**What is required**
Write out, word for word, every line in the data below from the one containing "(1.28, 0.90) in" to the one containing "Link 1 is set to", both of them included.

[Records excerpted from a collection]
╭──

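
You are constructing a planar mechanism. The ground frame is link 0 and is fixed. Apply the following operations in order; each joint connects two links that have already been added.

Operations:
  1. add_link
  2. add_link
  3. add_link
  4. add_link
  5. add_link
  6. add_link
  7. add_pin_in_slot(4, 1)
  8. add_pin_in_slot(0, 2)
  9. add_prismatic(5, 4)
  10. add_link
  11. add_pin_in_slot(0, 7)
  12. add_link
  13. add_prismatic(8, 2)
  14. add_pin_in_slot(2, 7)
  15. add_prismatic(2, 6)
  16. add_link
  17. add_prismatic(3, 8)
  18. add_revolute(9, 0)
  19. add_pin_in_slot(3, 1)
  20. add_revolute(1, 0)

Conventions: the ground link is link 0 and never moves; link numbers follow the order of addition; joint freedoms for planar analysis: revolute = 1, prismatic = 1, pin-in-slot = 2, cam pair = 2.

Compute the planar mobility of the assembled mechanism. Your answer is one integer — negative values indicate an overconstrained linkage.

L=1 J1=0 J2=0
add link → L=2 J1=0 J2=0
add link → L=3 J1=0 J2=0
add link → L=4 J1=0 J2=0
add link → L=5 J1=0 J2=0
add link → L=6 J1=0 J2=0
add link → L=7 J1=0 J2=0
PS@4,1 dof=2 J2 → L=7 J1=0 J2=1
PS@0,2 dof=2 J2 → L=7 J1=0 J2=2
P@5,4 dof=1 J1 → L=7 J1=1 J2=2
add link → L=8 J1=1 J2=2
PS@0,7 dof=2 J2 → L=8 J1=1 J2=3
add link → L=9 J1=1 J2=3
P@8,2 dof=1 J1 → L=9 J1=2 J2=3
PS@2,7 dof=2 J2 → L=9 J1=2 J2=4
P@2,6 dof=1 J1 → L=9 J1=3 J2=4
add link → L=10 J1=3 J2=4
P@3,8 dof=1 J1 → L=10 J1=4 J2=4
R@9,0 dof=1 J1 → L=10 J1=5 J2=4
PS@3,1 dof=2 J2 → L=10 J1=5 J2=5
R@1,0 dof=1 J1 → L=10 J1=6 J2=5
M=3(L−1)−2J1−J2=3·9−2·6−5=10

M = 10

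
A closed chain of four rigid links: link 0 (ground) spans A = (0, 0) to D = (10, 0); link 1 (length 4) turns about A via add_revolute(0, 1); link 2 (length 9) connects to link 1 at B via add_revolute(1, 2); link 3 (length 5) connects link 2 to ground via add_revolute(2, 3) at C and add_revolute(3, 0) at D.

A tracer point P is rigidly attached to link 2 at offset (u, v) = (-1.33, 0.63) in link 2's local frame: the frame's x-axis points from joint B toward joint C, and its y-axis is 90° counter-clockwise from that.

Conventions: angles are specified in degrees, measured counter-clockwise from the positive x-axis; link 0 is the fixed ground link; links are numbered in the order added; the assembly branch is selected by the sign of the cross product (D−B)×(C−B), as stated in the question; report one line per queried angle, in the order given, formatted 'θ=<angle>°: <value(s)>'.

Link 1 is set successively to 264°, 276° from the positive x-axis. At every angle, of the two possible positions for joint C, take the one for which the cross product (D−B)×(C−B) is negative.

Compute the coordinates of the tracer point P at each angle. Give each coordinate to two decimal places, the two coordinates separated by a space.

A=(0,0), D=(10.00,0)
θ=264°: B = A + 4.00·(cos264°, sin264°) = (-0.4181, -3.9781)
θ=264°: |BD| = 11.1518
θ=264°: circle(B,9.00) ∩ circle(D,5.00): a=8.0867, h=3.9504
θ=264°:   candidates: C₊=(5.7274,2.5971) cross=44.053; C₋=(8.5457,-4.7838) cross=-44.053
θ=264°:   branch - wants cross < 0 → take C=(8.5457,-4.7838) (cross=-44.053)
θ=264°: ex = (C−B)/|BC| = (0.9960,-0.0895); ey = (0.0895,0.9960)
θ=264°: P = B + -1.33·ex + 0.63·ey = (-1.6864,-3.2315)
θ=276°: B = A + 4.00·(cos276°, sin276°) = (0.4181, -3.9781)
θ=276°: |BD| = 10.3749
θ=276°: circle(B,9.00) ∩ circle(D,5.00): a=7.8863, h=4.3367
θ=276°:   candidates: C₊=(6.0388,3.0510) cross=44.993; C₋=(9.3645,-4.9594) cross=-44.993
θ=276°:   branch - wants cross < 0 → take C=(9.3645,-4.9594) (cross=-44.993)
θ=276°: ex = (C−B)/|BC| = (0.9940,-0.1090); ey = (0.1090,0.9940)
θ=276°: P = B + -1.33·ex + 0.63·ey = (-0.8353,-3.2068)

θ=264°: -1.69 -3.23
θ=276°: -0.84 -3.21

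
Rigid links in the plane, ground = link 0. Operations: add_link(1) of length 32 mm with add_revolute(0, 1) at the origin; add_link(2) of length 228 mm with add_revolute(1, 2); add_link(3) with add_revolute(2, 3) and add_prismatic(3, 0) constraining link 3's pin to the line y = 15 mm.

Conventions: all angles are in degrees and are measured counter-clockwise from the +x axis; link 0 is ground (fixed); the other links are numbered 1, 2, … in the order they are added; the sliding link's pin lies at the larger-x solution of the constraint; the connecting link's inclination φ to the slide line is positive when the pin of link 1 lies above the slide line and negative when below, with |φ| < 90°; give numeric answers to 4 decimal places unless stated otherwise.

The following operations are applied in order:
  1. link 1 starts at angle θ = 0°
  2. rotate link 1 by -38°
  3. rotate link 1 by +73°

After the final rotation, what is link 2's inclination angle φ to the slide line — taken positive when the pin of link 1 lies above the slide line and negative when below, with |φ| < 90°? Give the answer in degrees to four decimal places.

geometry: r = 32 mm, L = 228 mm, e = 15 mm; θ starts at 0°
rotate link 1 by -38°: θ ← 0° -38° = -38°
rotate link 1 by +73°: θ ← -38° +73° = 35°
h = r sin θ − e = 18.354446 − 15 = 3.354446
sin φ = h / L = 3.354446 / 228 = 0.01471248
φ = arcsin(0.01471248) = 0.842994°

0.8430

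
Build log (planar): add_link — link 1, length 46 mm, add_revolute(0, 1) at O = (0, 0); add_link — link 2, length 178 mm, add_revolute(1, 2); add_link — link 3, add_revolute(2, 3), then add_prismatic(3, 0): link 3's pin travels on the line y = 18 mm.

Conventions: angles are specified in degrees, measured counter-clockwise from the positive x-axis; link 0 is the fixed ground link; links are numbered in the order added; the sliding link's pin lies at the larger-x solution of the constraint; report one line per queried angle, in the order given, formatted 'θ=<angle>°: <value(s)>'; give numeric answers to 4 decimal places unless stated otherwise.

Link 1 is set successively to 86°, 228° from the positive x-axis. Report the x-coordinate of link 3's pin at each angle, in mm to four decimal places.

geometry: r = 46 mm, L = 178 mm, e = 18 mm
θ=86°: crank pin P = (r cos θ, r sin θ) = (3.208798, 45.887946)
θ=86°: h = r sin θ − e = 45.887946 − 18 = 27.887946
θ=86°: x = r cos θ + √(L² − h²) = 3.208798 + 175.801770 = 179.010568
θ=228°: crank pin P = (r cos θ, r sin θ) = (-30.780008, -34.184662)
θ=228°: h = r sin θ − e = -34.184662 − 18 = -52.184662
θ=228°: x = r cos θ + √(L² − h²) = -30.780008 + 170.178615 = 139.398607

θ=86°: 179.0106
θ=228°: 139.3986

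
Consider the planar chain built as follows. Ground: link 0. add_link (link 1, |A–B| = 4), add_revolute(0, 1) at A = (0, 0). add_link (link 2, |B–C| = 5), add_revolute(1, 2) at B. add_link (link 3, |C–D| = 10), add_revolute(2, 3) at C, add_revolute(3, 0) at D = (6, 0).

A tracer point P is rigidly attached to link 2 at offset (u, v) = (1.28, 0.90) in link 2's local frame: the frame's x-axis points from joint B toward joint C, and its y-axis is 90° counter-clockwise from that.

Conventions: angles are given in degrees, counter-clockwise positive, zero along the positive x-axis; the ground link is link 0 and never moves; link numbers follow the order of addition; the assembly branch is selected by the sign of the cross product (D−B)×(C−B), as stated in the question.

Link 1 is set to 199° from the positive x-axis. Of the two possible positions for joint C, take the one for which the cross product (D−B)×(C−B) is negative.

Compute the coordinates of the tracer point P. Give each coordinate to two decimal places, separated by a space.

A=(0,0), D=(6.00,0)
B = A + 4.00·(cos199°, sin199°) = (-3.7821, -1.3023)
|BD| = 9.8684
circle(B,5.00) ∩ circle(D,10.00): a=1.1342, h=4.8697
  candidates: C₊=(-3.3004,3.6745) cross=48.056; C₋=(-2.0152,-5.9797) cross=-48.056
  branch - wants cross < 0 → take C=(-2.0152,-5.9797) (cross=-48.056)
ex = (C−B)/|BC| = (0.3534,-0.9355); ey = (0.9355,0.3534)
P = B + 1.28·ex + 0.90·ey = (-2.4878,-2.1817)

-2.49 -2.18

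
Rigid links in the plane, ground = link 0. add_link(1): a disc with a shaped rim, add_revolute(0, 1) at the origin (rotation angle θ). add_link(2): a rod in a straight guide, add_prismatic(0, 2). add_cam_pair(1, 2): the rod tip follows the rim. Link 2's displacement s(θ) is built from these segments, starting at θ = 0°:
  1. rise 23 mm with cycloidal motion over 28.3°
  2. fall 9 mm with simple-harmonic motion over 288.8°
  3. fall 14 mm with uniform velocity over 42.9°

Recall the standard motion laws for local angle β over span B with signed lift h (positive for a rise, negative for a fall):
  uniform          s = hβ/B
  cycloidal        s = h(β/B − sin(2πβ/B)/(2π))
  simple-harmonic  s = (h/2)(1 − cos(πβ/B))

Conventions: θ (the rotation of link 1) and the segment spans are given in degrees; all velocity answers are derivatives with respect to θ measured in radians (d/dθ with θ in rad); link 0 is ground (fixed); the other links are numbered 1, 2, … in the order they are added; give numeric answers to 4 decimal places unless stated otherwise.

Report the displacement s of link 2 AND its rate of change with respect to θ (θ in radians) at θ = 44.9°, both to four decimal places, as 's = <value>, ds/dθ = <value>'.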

╰──

**Completed task**
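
A tracer point P is rigidly attached to link 2 at offset (u, v) = (1.28, 0.90) in link 2's local frame: the frame's x-axis points from joint B toward joint C, and its y-axis is 90° counter-clockwise from that.

Conventions: angles are given in degrees, counter-clockwise positive, zero along the positive x-axis; the ground link is link 0 and never moves; link numbers follow the order of addition; the assembly branch is selected by the sign of the cross product (D−B)×(C−B), as stated in the question.

Link 1 is set to 199° from the positive x-axis. Of the two possible positions for joint C, take the one for which the cross product (D−B)×(C−B) is negative.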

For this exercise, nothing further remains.